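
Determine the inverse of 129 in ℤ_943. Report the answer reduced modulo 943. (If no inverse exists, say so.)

212

Apply the Euclidean algorithm to 943 and 129:
943 = 7×129 + 40
129 = 3×40 + 9
40 = 4×9 + 4
9 = 2×4 + 1
4 = 4×1 + 0
The gcd is 1. Working backward:
1 = 9 − 2·4
1 = −2·40 + 9·9
1 = 9·129 − 29·40
1 = −29·943 + 212·129
So 129·212 ≡ 1 (mod 943).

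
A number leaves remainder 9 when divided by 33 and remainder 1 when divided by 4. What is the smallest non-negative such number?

9

Write x = 9 + 33·k. Then 33·k ≡ 1 − 9 ≡ 0 (mod 4).
Need 33⁻¹ mod 4. Extended Euclid on (4, 1):
4 = 4·1 + 0
33⁻¹ ≡ 1 (mod 4), so k ≡ 1·0 ≡ 0 (mod 4).
x = 9 + 33·0 = 9.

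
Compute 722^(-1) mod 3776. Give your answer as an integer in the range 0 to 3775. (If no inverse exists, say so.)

no inverse exists

Compute gcd(722, 3776):
3776 = 5×722 + 166
722 = 4×166 + 58
166 = 2×58 + 50
58 = 1×50 + 8
50 = 6×8 + 2
8 = 4×2 + 0
The gcd is 2, not 1, hence no inverse exists.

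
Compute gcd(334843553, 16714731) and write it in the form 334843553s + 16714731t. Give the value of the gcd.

Apply Euclid's algorithm to 334843553 and 16714731:
334843553 = 20×16714731 + 548933
16714731 = 30×548933 + 246741
548933 = 2×246741 + 55451
246741 = 4×55451 + 24937
55451 = 2×24937 + 5577
24937 = 4×5577 + 2629
5577 = 2×2629 + 319
2629 = 8×319 + 77
319 = 4×77 + 11
77 = 7×11 + 0
gcd(334843553, 16714731) = 11.
Back-substituting:
11 = 319 − 4·77
11 = −4·2629 + 33·319
11 = 33·5577 − 70·2629
11 = −70·24937 + 313·5577
11 = 313·55451 − 696·24937
11 = −696·246741 + 3097·55451
11 = 3097·548933 − 6890·246741
11 = −6890·16714731 + 209797·548933
11 = 209797·334843553 − 4202830·16714731
So 11 = (209797)·334843553 + (-4202830)·16714731.

11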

----------

### Description of the task:
Repeat each line of the data exactly, missing none.

### Completed exercise:
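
Determine the inverse of 129 in ℤ_943. Report the answer reduced modulo 943. (If no inverse exists, say so.)

212

Apply the Euclidean algorithm to 943 and 129:
943 = 7×129 + 40
129 = 3×40 + 9
40 = 4×9 + 4
9 = 2×4 + 1
4 = 4×1 + 0
The gcd is 1. Working backward:
1 = 9 − 2·4
1 = −2·40 + 9·9
1 = 9·129 − 29·40
1 = −29·943 + 212·129
So 129·212 ≡ 1 (mod 943).

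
A number leaves remainder 9 when divided by 33 and remainder 1 when divided by 4. What is the smallest non-negative such number?

9

Write x = 9 + 33·k. Then 33·k ≡ 1 − 9 ≡ 0 (mod 4).
Need 33⁻¹ mod 4. Extended Euclid on (4, 1):
4 = 4·1 + 0
33⁻¹ ≡ 1 (mod 4), so k ≡ 1·0 ≡ 0 (mod 4).
x = 9 + 33·0 = 9.

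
Compute 722^(-1) mod 3776. Give your answer as an integer in the range 0 to 3775. (If no inverse exists, say so.)

no inverse exists

Compute gcd(722, 3776):
3776 = 5×722 + 166
722 = 4×166 + 58
166 = 2×58 + 50
58 = 1×50 + 8
50 = 6×8 + 2
8 = 4×2 + 0
The gcd is 2, not 1, hence no inverse exists.

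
Compute gcd(334843553, 16714731) and write it in the form 334843553s + 16714731t. Give the value of the gcd.

Apply Euclid's algorithm to 334843553 and 16714731:
334843553 = 20×16714731 + 548933
16714731 = 30×548933 + 246741
548933 = 2×246741 + 55451
246741 = 4×55451 + 24937
55451 = 2×24937 + 5577
24937 = 4×5577 + 2629
5577 = 2×2629 + 319
2629 = 8×319 + 77
319 = 4×77 + 11
77 = 7×11 + 0
gcd(334843553, 16714731) = 11.
Back-substituting:
11 = 319 − 4·77
11 = −4·2629 + 33·319
11 = 33·5577 − 70·2629
11 = −70·24937 + 313·5577
11 = 313·55451 − 696·24937
11 = −696·246741 + 3097·55451
11 = 3097·548933 − 6890·246741
11 = −6890·16714731 + 209797·548933
11 = 209797·334843553 − 4202830·16714731
So 11 = (209797)·334843553 + (-4202830)·16714731.

11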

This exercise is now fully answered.